[Stored items]
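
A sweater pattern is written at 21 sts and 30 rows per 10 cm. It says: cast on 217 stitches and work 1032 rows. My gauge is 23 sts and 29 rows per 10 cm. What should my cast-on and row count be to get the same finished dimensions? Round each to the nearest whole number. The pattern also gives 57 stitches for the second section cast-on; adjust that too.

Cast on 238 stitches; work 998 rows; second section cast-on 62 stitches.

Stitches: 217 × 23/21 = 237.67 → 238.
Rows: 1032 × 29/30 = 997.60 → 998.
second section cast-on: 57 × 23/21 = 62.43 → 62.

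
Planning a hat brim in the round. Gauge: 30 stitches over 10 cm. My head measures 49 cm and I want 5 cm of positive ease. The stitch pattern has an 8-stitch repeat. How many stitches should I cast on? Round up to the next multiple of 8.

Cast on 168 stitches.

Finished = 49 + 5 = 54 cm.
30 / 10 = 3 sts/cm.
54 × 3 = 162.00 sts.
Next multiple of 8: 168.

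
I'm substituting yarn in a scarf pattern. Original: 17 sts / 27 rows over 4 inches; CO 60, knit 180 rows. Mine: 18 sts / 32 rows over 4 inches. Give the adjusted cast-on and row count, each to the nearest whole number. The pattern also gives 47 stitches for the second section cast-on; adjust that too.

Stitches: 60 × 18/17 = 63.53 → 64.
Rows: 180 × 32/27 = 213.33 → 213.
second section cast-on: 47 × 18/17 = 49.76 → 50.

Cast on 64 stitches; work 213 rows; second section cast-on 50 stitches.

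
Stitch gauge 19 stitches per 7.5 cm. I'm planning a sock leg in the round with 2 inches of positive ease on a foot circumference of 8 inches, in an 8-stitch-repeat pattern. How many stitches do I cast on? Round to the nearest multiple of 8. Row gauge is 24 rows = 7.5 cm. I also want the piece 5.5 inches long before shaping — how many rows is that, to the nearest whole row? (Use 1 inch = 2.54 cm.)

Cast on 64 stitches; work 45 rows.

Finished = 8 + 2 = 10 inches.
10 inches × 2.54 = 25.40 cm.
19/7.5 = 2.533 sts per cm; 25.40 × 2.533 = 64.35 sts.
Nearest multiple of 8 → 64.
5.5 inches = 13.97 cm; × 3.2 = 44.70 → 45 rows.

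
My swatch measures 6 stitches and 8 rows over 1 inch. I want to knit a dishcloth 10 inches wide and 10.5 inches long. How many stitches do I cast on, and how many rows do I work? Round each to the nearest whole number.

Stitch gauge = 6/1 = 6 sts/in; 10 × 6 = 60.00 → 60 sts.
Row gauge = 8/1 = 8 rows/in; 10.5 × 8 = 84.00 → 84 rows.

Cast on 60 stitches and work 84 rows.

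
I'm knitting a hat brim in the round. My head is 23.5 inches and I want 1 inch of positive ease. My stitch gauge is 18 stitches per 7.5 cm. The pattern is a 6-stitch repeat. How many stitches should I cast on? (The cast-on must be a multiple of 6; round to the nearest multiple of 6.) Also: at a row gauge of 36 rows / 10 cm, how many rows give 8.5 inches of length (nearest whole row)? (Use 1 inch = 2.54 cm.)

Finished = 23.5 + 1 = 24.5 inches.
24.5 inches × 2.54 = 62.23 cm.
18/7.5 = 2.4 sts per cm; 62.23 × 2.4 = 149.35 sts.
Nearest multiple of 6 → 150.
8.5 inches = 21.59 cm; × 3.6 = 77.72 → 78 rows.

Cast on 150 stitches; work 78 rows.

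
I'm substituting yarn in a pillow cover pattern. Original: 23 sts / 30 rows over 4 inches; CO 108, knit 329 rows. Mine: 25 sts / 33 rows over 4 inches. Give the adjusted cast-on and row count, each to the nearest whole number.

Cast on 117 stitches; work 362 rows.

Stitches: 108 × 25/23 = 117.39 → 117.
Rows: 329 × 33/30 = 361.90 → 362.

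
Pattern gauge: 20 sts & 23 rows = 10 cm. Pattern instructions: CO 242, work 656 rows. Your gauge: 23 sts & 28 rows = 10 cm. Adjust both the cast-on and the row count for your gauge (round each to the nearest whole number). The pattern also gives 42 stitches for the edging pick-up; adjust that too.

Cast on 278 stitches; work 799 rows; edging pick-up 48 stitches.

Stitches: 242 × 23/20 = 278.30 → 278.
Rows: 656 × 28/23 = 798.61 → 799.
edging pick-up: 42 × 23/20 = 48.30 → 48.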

--

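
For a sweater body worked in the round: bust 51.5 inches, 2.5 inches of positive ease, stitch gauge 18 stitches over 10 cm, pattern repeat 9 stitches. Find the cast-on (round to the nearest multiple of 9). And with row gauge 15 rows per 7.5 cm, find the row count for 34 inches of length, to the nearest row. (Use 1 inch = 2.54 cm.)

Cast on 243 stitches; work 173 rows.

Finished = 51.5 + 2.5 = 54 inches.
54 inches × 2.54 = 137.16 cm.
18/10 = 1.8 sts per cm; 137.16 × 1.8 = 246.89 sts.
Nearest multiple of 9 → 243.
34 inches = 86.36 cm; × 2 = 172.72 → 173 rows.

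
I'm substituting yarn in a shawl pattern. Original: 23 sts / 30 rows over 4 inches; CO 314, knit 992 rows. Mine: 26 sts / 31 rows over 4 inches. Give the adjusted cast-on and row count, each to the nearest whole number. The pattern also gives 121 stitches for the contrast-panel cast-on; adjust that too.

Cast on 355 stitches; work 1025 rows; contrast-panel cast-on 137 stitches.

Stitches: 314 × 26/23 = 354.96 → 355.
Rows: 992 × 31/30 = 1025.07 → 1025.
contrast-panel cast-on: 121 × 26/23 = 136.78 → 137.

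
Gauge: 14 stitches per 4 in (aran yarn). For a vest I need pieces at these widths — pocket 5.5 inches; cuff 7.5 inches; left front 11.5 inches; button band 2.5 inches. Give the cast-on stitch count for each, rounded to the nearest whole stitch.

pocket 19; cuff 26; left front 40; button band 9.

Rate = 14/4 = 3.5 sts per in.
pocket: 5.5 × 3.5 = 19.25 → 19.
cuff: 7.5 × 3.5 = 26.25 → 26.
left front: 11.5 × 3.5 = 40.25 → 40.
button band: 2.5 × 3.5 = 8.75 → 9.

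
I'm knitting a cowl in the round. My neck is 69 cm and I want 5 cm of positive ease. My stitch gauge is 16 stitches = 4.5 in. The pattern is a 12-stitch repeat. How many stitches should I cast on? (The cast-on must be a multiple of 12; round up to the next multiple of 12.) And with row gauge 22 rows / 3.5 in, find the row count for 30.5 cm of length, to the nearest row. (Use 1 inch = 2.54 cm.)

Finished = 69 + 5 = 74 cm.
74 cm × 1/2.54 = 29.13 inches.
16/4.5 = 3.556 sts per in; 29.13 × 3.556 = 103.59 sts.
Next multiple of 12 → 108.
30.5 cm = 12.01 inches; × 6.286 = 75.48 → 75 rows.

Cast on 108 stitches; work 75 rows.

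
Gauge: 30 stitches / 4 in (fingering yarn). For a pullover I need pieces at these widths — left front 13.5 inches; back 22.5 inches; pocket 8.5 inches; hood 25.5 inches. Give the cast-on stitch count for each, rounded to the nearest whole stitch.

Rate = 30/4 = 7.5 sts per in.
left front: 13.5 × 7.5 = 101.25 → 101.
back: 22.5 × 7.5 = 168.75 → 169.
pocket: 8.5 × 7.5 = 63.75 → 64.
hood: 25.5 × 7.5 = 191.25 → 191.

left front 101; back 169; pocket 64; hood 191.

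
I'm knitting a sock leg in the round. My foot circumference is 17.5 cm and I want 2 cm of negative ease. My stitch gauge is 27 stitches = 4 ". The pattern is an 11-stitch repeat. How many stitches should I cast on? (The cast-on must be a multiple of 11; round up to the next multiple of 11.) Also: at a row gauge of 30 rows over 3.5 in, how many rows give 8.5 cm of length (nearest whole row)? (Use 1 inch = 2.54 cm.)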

> ACTIVITY: Write out exactly the lines above between the line with "Gauge: 30 stitches /" and the line with "I'm knitting a sock", inclusive, and nothing beyond them.

> WRITTEN RESPONSE:
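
Gauge: 30 stitches / 4 in (fingering yarn). For a pullover I need pieces at these widths — left front 13.5 inches; back 22.5 inches; pocket 8.5 inches; hood 25.5 inches. Give the cast-on stitch count for each, rounded to the nearest whole stitch.

Rate = 30/4 = 7.5 sts per in.
left front: 13.5 × 7.5 = 101.25 → 101.
back: 22.5 × 7.5 = 168.75 → 169.
pocket: 8.5 × 7.5 = 63.75 → 64.
hood: 25.5 × 7.5 = 191.25 → 191.

left front 101; back 169; pocket 64; hood 191.

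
I'm knitting a sock leg in the round. My foot circumference is 17.5 cm and I want 2 cm of negative ease. My stitch gauge is 27 stitches = 4 ". The pattern is an 11-stitch repeat. How many stitches should I cast on? (The cast-on must be a multiple of 11; round up to the next multiple of 11.) Also: at a row gauge of 30 rows over 3.5 in, how many rows give 8.5 cm of length (nearest whole row)? (Use 1 inch = 2.54 cm.)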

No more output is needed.